[Saved entries]
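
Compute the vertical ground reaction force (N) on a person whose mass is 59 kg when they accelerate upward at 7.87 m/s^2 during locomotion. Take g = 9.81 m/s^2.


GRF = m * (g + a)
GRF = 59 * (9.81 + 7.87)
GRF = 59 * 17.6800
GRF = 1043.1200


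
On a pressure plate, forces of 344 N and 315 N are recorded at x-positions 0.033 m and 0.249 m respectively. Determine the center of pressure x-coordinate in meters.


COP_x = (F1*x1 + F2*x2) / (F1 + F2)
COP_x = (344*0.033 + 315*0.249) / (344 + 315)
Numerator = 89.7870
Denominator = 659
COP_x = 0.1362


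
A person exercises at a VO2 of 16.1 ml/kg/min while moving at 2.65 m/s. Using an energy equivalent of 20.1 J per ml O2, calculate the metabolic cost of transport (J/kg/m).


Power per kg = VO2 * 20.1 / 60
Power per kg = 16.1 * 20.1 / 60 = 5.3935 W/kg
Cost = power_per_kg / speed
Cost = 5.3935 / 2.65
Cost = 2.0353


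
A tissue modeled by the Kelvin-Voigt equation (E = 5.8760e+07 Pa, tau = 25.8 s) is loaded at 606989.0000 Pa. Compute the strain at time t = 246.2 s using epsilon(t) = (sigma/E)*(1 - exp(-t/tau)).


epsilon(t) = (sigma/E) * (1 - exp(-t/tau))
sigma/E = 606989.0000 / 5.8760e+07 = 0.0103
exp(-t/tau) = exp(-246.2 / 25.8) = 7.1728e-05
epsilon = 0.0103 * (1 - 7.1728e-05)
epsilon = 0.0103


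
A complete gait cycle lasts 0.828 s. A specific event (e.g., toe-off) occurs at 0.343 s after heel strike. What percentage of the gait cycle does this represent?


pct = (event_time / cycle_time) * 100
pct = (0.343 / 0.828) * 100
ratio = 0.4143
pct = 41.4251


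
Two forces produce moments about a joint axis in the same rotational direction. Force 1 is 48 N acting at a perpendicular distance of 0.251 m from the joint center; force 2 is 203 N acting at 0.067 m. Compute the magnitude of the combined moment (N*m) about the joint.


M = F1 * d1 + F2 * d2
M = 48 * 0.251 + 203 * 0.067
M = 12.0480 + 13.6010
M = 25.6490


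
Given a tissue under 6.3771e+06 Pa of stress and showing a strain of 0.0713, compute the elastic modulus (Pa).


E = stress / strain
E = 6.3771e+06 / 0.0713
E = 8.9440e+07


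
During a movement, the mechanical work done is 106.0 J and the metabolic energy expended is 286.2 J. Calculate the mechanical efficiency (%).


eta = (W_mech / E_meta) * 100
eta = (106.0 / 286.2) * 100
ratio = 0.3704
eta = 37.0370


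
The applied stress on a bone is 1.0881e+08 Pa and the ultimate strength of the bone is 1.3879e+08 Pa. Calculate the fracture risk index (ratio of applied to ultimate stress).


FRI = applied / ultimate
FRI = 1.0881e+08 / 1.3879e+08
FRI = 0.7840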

> _Requirement_
In the answer, please give only the lines from the line containing "The applied stress" through the final line of the data, copied exactly.

> _Answer to this problem_
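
The applied stress on a bone is 1.0881e+08 Pa and the ultimate strength of the bone is 1.3879e+08 Pa. Calculate the fracture risk index (ratio of applied to ultimate stress).


FRI = applied / ultimate
FRI = 1.0881e+08 / 1.3879e+08
FRI = 0.7840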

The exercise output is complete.